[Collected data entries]
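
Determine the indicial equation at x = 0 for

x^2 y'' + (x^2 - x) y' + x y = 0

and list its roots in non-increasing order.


Divide by x^2 to reach normal form y'' + P_1(x) y' + P_2(x) y = 0 with P_1(x) = 1 - 1/x and P_2(x) = 1/x.
x = 0 is a singular point because the y'-coefficient 1 - 1/x has a pole at x = 0 and the y-coefficient 1/x has a pole at x = 0.
It is a regular singular point because x P_1(x) = p(x) = x - 1 and x^2 P_2(x) = q(x) = x are polynomials, hence analytic at x = 0.
p(0) = -1,  q(0) = 0.
Indicial equation: r(r-1) + p(0) r + q(0) = 0, i.e. r^2 + (p(0) - 1) r + q(0) = 0, i.e. r^2 - 2 r = 0.
Discriminant: (-2)^2 - 4(0) = 4, so r = (2 ± 2)/2.
Solving: r_1 = 2, r_2 = 0.

indicial: r^2 - 2 r = 0; roots r_1 = 2, r_2 = 0


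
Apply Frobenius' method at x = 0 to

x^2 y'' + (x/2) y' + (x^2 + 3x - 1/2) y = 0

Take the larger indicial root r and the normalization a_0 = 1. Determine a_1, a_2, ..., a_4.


Write in Frobenius form y'' + (p(x)/x) y' + (q(x)/x^2) y = 0:
  p(x) = 1/2,  q(x) = x^2 + 3x - 1/2.
Indicial equation: r(r-1) + (1/2) r + (-1/2) = 0 -> roots r_1 = 1, r_2 = -1/2.
Take r = r_1 = 1. Let y(x) = x^r sum_{n>=0} a_n x^n with a_0 = 1.
Substitute y = x^r sum a_n x^n and match x^{r+n}. The recurrence is
  D(n) a_n + 3 a_{n-1} + 1 a_{n-2} = 0,  where D(n) = (r+n)(r+n-1) + (1/2)(r+n) + (-1/2).
  a_n = [-3 a_{n-1} - 1 a_{n-2}] / D(n).
Since the indicial polynomial factors as (r - r_1)(r - r_2), D(n) = (r_1 + n - r_1)(r_1 + n - r_2) = n(n + 3/2).
Evaluating step by step (a_0 = 1):
  n = 1: D(1) = 1(1 + 3/2) = 5/2; numerator = -3(1) = -3; a_1 = (-3)/(5/2) = -6/5
  n = 2: D(2) = 2(2 + 3/2) = 7; numerator = -3(-6/5) - 1(1) = 13/5; a_2 = (13/5)/(7) = 13/35
  n = 3: D(3) = 3(3 + 3/2) = 27/2; numerator = -3(13/35) - 1(-6/5) = 3/35; a_3 = (3/35)/(27/2) = 2/315
  n = 4: D(4) = 4(4 + 3/2) = 22; numerator = -3(2/315) - 1(13/35) = -41/105; a_4 = (-41/105)/(22) = -41/2310

r = 1; a_0 = 1; a_1 = -6/5; a_2 = 13/35; a_3 = 2/315; a_4 = -41/2310


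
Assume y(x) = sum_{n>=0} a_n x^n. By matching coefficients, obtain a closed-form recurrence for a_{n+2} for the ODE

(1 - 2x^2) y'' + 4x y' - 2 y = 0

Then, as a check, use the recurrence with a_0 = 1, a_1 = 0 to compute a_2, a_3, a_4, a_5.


Substitute y = sum_n a_n x^n.
(1 - 2 x^2) y'' contributes (n+2)(n+1) a_{n+2} - 2 n(n-1) a_n at x^n.
4 x y'(x) contributes 4 n a_n at x^n.
-2 y(x) contributes -2 a_n at x^n.
Matching x^n: (n+2)(n+1) a_{n+2} + (-2 n(n-1) + 4 n - 2) a_n = 0.
Thus a_{n+2} = (2 n(n-1) - 4 n + 2) / ((n+1)(n+2)) * a_n.

Check with a_0 = 1, a_1 = 0 (apply the recurrence for n = 0, 1, 2, 3): a_0 = 1, a_1 = 0, a_2 = 1, a_3 = 0, a_4 = -1/6, a_5 = 0.

a_(n+2) = (2 n(n-1) - 4 n + 2) / ((n+1)(n+2)) * a_n; check: a_0 = 1, a_1 = 0, a_2 = 1, a_3 = 0, a_4 = -1/6, a_5 = 0


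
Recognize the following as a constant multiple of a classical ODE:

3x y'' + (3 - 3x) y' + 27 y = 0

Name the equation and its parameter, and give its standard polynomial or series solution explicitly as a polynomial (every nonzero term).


All three coefficients share the factor 3; dividing through by 3 gives  x y'' + (1 - x) y' + 9 y = 0.
This matches the Laguerre equation x y'' + (1 - x) y' + n y = 0 with n = 9; the polynomial solution is L_9(x).
With y = sum_k a_k x^k, matching x^k gives (k+1)k a_{k+1} + (k+1) a_{k+1} - k a_k + n a_k = 0, i.e. (k+1)^2 a_{k+1} = (k - n) a_k = (k - 9) a_k. The right side vanishes at k = 9, so the series terminates at degree 9.
Standard normalization L_n(0) = 1 gives a_0 = 1. Work upward with a_{k+1} = (k - 9) a_k / (k+1)^2:
  a_1 = (0 - 9)(1) / 1^2 = -9/1 = -9
  a_2 = (1 - 9)(-9) / 2^2 = 72/4 = 18
  a_3 = (2 - 9)(18) / 3^2 = -126/9 = -14
  a_4 = (3 - 9)(-14) / 4^2 = 84/16 = 21/4
  a_5 = (4 - 9)(21/4) / 5^2 = (-105/4)/25 = -21/20
  a_6 = (5 - 9)(-21/20) / 6^2 = (21/5)/36 = 7/60
  a_7 = (6 - 9)(7/60) / 7^2 = (-7/20)/49 = -1/140
  a_8 = (7 - 9)(-1/140) / 8^2 = (1/70)/64 = 1/4480
  a_9 = (8 - 9)(1/4480) / 9^2 = (-1/4480)/81 = -1/362880
Hence L_9(x) = -x^9/362880 + x^8/4480 - x^7/140 + 7 x^6/60 - 21 x^5/20 + 21 x^4/4 - 14 x^3 + 18 x^2 - 9 x + 1.

L_9(x); series = -x^9/362880 + x^8/4480 - x^7/140 + 7 x^6/60 - 21 x^5/20 + 21 x^4/4 - 14 x^3 + 18 x^2 - 9 x + 1


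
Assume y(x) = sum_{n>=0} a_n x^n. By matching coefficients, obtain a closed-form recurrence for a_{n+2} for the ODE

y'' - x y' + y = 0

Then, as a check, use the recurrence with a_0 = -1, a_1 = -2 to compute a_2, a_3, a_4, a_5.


Substitute y = sum_n a_n x^n.
y''(x) has coefficient (n+2)(n+1) a_{n+2} at x^n;
-x y'(x) has coefficient -n a_n at x^n (shift);
y(x) has coefficient 1 a_n at x^n.
Matching x^n: (n+2)(n+1) a_{n+2} + (-n + 1) a_n = 0.
Thus a_{n+2} = (n - 1) / ((n+1)(n+2)) * a_n.

Check with a_0 = -1, a_1 = -2 (apply the recurrence for n = 0, 1, 2, 3): a_0 = -1, a_1 = -2, a_2 = 1/2, a_3 = 0, a_4 = 1/24, a_5 = 0.

a_(n+2) = (n - 1) / ((n+1)(n+2)) * a_n; check: a_0 = -1, a_1 = -2, a_2 = 1/2, a_3 = 0, a_4 = 1/24, a_5 = 0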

TASK DIRECTIONS - An exact copy of every entry above is required.

SOLVED PROBLEM -
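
Determine the indicial equation at x = 0 for

x^2 y'' + (x^2 - x) y' + x y = 0

and list its roots in non-increasing order.


Divide by x^2 to reach normal form y'' + P_1(x) y' + P_2(x) y = 0 with P_1(x) = 1 - 1/x and P_2(x) = 1/x.
x = 0 is a singular point because the y'-coefficient 1 - 1/x has a pole at x = 0 and the y-coefficient 1/x has a pole at x = 0.
It is a regular singular point because x P_1(x) = p(x) = x - 1 and x^2 P_2(x) = q(x) = x are polynomials, hence analytic at x = 0.
p(0) = -1,  q(0) = 0.
Indicial equation: r(r-1) + p(0) r + q(0) = 0, i.e. r^2 + (p(0) - 1) r + q(0) = 0, i.e. r^2 - 2 r = 0.
Discriminant: (-2)^2 - 4(0) = 4, so r = (2 ± 2)/2.
Solving: r_1 = 2, r_2 = 0.

indicial: r^2 - 2 r = 0; roots r_1 = 2, r_2 = 0


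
Apply Frobenius' method at x = 0 to

x^2 y'' + (x/2) y' + (x^2 + 3x - 1/2) y = 0

Take the larger indicial root r and the normalization a_0 = 1. Determine a_1, a_2, ..., a_4.


Write in Frobenius form y'' + (p(x)/x) y' + (q(x)/x^2) y = 0:
  p(x) = 1/2,  q(x) = x^2 + 3x - 1/2.
Indicial equation: r(r-1) + (1/2) r + (-1/2) = 0 -> roots r_1 = 1, r_2 = -1/2.
Take r = r_1 = 1. Let y(x) = x^r sum_{n>=0} a_n x^n with a_0 = 1.
Substitute y = x^r sum a_n x^n and match x^{r+n}. The recurrence is
  D(n) a_n + 3 a_{n-1} + 1 a_{n-2} = 0,  where D(n) = (r+n)(r+n-1) + (1/2)(r+n) + (-1/2).
  a_n = [-3 a_{n-1} - 1 a_{n-2}] / D(n).
Since the indicial polynomial factors as (r - r_1)(r - r_2), D(n) = (r_1 + n - r_1)(r_1 + n - r_2) = n(n + 3/2).
Evaluating step by step (a_0 = 1):
  n = 1: D(1) = 1(1 + 3/2) = 5/2; numerator = -3(1) = -3; a_1 = (-3)/(5/2) = -6/5
  n = 2: D(2) = 2(2 + 3/2) = 7; numerator = -3(-6/5) - 1(1) = 13/5; a_2 = (13/5)/(7) = 13/35
  n = 3: D(3) = 3(3 + 3/2) = 27/2; numerator = -3(13/35) - 1(-6/5) = 3/35; a_3 = (3/35)/(27/2) = 2/315
  n = 4: D(4) = 4(4 + 3/2) = 22; numerator = -3(2/315) - 1(13/35) = -41/105; a_4 = (-41/105)/(22) = -41/2310

r = 1; a_0 = 1; a_1 = -6/5; a_2 = 13/35; a_3 = 2/315; a_4 = -41/2310


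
Assume y(x) = sum_{n>=0} a_n x^n. By matching coefficients, obtain a closed-form recurrence for a_{n+2} for the ODE

(1 - 2x^2) y'' + 4x y' - 2 y = 0

Then, as a check, use the recurrence with a_0 = 1, a_1 = 0 to compute a_2, a_3, a_4, a_5.


Substitute y = sum_n a_n x^n.
(1 - 2 x^2) y'' contributes (n+2)(n+1) a_{n+2} - 2 n(n-1) a_n at x^n.
4 x y'(x) contributes 4 n a_n at x^n.
-2 y(x) contributes -2 a_n at x^n.
Matching x^n: (n+2)(n+1) a_{n+2} + (-2 n(n-1) + 4 n - 2) a_n = 0.
Thus a_{n+2} = (2 n(n-1) - 4 n + 2) / ((n+1)(n+2)) * a_n.

Check with a_0 = 1, a_1 = 0 (apply the recurrence for n = 0, 1, 2, 3): a_0 = 1, a_1 = 0, a_2 = 1, a_3 = 0, a_4 = -1/6, a_5 = 0.

a_(n+2) = (2 n(n-1) - 4 n + 2) / ((n+1)(n+2)) * a_n; check: a_0 = 1, a_1 = 0, a_2 = 1, a_3 = 0, a_4 = -1/6, a_5 = 0


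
Recognize the following as a constant multiple of a classical ODE:

3x y'' + (3 - 3x) y' + 27 y = 0

Name the equation and its parameter, and give its standard polynomial or series solution explicitly as a polynomial (every nonzero term).


All three coefficients share the factor 3; dividing through by 3 gives  x y'' + (1 - x) y' + 9 y = 0.
This matches the Laguerre equation x y'' + (1 - x) y' + n y = 0 with n = 9; the polynomial solution is L_9(x).
With y = sum_k a_k x^k, matching x^k gives (k+1)k a_{k+1} + (k+1) a_{k+1} - k a_k + n a_k = 0, i.e. (k+1)^2 a_{k+1} = (k - n) a_k = (k - 9) a_k. The right side vanishes at k = 9, so the series terminates at degree 9.
Standard normalization L_n(0) = 1 gives a_0 = 1. Work upward with a_{k+1} = (k - 9) a_k / (k+1)^2:
  a_1 = (0 - 9)(1) / 1^2 = -9/1 = -9
  a_2 = (1 - 9)(-9) / 2^2 = 72/4 = 18
  a_3 = (2 - 9)(18) / 3^2 = -126/9 = -14
  a_4 = (3 - 9)(-14) / 4^2 = 84/16 = 21/4
  a_5 = (4 - 9)(21/4) / 5^2 = (-105/4)/25 = -21/20
  a_6 = (5 - 9)(-21/20) / 6^2 = (21/5)/36 = 7/60
  a_7 = (6 - 9)(7/60) / 7^2 = (-7/20)/49 = -1/140
  a_8 = (7 - 9)(-1/140) / 8^2 = (1/70)/64 = 1/4480
  a_9 = (8 - 9)(1/4480) / 9^2 = (-1/4480)/81 = -1/362880
Hence L_9(x) = -x^9/362880 + x^8/4480 - x^7/140 + 7 x^6/60 - 21 x^5/20 + 21 x^4/4 - 14 x^3 + 18 x^2 - 9 x + 1.

L_9(x); series = -x^9/362880 + x^8/4480 - x^7/140 + 7 x^6/60 - 21 x^5/20 + 21 x^4/4 - 14 x^3 + 18 x^2 - 9 x + 1


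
Assume y(x) = sum_{n>=0} a_n x^n. By matching coefficients, obtain a closed-form recurrence for a_{n+2} for the ODE

y'' - x y' + y = 0

Then, as a check, use the recurrence with a_0 = -1, a_1 = -2 to compute a_2, a_3, a_4, a_5.


Substitute y = sum_n a_n x^n.
y''(x) has coefficient (n+2)(n+1) a_{n+2} at x^n;
-x y'(x) has coefficient -n a_n at x^n (shift);
y(x) has coefficient 1 a_n at x^n.
Matching x^n: (n+2)(n+1) a_{n+2} + (-n + 1) a_n = 0.
Thus a_{n+2} = (n - 1) / ((n+1)(n+2)) * a_n.

Check with a_0 = -1, a_1 = -2 (apply the recurrence for n = 0, 1, 2, 3): a_0 = -1, a_1 = -2, a_2 = 1/2, a_3 = 0, a_4 = 1/24, a_5 = 0.

a_(n+2) = (n - 1) / ((n+1)(n+2)) * a_n; check: a_0 = -1, a_1 = -2, a_2 = 1/2, a_3 = 0, a_4 = 1/24, a_5 = 0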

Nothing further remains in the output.